[Start of section]

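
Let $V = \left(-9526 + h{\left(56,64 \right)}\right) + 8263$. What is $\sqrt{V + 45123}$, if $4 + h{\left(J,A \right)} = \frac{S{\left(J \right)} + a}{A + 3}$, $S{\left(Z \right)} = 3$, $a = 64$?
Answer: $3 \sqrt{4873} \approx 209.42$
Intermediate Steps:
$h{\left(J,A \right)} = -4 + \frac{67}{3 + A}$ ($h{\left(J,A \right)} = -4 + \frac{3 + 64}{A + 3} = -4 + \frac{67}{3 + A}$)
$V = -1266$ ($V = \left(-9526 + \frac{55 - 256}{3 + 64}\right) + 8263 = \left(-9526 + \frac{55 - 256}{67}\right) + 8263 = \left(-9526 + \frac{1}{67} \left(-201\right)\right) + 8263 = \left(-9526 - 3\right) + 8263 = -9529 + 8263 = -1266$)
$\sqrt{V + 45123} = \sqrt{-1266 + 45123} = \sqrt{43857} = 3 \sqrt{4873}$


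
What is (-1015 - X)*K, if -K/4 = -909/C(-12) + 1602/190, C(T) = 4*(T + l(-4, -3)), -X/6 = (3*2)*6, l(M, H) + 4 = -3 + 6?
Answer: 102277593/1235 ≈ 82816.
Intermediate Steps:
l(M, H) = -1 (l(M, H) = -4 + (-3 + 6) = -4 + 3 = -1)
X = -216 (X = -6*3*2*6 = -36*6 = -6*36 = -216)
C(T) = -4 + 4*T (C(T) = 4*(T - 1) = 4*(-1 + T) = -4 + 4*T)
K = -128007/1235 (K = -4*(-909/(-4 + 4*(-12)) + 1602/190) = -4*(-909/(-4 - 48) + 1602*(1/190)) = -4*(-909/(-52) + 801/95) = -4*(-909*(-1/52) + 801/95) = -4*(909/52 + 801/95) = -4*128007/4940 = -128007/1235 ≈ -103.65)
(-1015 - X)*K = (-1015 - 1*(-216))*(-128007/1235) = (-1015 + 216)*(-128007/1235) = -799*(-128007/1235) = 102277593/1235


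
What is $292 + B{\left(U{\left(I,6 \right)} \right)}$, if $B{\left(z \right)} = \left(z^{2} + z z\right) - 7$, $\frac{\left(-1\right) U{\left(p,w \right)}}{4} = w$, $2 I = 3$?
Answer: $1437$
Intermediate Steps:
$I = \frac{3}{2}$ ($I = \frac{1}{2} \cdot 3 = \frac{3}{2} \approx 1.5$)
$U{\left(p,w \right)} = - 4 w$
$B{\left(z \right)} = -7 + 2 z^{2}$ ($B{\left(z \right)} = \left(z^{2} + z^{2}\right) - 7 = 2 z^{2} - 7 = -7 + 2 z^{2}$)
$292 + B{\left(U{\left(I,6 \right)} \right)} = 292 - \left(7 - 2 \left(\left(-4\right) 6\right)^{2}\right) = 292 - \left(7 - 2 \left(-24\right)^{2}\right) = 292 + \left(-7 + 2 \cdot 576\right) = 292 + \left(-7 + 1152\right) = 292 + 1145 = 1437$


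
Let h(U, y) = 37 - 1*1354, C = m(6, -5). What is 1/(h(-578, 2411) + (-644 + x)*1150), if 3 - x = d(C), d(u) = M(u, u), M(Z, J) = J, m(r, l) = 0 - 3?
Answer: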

[End of section]

_Work order_.
Scan the listing for the string "What". Copy each line that has it.

_Result of the exercise_.
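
Let $V = \left(-9526 + h{\left(56,64 \right)}\right) + 8263$. What is $\sqrt{V + 45123}$, if $4 + h{\left(J,A \right)} = \frac{S{\left(J \right)} + a}{A + 3}$, $S{\left(Z \right)} = 3$, $a = 64$?
What is (-1015 - X)*K, if -K/4 = -909/C(-12) + 1602/190, C(T) = 4*(T + l(-4, -3)), -X/6 = (3*2)*6, l(M, H) + 4 = -3 + 6?
What is $292 + B{\left(U{\left(I,6 \right)} \right)}$, if $B{\left(z \right)} = \left(z^{2} + z z\right) - 7$, $\frac{\left(-1\right) U{\left(p,w \right)}}{4} = w$, $2 I = 3$?
Let h(U, y) = 37 - 1*1354, C = m(6, -5). What is 1/(h(-578, 2411) + (-644 + x)*1150), if 3 - x = d(C), d(u) = M(u, u), M(Z, J) = J, m(r, l) = 0 - 3?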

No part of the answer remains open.